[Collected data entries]
....

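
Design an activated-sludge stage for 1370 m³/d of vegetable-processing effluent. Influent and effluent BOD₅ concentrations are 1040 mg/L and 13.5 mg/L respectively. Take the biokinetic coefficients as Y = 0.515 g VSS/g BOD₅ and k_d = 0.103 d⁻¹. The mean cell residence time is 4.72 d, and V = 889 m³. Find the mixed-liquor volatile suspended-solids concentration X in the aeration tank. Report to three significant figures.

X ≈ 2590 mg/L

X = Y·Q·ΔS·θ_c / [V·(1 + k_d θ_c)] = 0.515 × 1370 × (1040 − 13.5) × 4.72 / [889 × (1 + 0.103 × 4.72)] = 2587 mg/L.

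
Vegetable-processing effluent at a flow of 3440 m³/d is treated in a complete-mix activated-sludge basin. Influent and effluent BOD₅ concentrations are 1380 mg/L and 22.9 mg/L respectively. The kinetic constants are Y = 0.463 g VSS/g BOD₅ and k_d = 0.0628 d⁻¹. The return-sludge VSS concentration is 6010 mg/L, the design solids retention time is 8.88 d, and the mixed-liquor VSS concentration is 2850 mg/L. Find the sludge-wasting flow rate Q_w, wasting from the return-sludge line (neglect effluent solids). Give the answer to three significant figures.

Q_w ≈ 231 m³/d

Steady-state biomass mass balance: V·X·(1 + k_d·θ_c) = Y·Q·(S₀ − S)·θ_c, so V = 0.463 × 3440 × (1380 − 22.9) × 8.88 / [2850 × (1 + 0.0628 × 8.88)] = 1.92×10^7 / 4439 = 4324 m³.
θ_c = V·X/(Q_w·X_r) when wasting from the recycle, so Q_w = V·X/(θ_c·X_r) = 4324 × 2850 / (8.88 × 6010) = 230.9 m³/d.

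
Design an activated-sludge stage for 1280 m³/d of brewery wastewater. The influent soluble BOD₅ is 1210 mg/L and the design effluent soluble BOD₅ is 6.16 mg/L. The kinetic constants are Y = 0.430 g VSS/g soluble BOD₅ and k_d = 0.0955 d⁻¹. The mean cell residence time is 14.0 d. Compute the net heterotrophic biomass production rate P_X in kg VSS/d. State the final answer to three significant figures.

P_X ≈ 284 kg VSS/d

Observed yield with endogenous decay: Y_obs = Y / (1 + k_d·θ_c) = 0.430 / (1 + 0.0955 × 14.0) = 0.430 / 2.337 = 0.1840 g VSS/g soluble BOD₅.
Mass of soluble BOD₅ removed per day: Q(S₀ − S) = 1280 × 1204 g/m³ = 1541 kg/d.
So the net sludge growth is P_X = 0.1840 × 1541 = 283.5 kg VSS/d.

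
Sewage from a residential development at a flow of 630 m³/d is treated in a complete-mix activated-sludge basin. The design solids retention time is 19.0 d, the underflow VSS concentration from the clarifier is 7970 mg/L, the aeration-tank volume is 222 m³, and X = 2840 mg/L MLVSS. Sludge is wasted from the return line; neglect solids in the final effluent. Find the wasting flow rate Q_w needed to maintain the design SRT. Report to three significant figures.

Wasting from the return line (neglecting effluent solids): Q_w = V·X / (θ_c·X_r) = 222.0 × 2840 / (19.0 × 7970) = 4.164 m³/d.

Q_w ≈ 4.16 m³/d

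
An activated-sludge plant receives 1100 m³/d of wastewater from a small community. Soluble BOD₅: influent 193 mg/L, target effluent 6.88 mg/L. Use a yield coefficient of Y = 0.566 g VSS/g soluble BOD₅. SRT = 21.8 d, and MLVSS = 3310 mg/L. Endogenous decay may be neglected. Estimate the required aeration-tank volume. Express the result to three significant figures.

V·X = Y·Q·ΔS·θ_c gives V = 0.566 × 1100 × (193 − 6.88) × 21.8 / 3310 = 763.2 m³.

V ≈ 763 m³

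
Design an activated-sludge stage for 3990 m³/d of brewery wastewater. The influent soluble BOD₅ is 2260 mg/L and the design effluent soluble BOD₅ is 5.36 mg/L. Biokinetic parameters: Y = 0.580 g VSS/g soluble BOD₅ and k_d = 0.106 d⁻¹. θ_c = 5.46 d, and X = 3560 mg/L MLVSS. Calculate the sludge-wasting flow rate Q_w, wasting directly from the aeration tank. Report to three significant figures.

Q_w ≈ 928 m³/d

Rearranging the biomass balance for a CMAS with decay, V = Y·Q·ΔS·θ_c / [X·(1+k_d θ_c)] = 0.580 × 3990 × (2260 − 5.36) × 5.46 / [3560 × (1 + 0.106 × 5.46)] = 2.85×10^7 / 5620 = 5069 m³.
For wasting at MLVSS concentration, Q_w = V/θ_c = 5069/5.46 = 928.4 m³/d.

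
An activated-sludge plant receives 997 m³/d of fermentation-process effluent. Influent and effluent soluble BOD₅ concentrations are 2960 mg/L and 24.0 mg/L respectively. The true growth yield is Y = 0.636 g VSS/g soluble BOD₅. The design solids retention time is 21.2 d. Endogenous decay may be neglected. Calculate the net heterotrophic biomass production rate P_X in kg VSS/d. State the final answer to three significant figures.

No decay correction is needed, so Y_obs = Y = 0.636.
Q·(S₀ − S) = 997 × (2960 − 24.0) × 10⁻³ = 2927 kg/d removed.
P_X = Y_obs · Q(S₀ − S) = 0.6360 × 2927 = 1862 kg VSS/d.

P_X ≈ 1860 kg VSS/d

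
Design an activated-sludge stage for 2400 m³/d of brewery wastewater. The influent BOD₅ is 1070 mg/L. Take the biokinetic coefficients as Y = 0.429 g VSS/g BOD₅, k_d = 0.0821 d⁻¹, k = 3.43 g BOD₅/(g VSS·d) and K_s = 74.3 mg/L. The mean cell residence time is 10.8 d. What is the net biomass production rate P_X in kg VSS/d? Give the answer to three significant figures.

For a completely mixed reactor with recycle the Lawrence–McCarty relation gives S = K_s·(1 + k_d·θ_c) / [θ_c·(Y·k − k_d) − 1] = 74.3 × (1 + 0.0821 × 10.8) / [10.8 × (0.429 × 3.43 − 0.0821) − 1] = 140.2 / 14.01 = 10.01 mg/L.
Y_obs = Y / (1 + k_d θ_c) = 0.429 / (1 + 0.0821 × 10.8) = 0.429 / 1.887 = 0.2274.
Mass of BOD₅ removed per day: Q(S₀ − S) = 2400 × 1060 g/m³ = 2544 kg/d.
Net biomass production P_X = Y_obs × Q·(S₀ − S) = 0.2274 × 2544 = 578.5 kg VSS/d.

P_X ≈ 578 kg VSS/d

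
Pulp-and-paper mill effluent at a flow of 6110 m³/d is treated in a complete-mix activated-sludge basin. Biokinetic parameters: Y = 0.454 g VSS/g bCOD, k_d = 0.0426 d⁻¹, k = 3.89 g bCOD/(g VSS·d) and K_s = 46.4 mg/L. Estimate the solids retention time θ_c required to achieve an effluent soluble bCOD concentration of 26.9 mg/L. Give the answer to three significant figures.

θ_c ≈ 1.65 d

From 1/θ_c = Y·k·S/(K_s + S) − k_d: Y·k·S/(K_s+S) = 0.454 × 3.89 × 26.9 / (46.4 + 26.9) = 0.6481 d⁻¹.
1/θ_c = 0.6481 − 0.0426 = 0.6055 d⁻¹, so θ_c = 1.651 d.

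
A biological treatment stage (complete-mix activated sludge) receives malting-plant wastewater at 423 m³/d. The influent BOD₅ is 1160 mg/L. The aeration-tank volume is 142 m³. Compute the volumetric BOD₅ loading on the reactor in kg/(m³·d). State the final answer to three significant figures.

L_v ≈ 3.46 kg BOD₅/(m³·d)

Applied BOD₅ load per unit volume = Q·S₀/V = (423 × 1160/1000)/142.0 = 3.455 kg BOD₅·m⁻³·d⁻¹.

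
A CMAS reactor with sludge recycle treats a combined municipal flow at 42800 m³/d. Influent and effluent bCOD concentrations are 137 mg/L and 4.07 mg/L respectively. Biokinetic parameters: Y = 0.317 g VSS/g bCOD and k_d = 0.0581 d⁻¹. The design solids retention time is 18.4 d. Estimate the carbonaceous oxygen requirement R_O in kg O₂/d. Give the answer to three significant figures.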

....

◆ INSTRUCTIONS TO FOLLOW: Could you print the lines above, exactly as written, from the line containing "A biological treatment" through the final one?

◆ WRITTEN SOLUTION:
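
A biological treatment stage (complete-mix activated sludge) receives malting-plant wastewater at 423 m³/d. The influent BOD₅ is 1160 mg/L. The aeration-tank volume is 142 m³. Compute the volumetric BOD₅ loading on the reactor in kg/(m³·d). State the final answer to three significant figures.

L_v ≈ 3.46 kg BOD₅/(m³·d)

Applied BOD₅ load per unit volume = Q·S₀/V = (423 × 1160/1000)/142.0 = 3.455 kg BOD₅·m⁻³·d⁻¹.

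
A CMAS reactor with sludge recycle treats a combined municipal flow at 42800 m³/d. Influent and effluent bCOD concentrations are 137 mg/L and 4.07 mg/L respectively. Biokinetic parameters: Y = 0.317 g VSS/g bCOD and k_d = 0.0581 d⁻¹. The design solids retention time is 18.4 d. Estimate the carbonaceous oxygen requirement R_O in kg O₂/d. Give the answer to three significant figures.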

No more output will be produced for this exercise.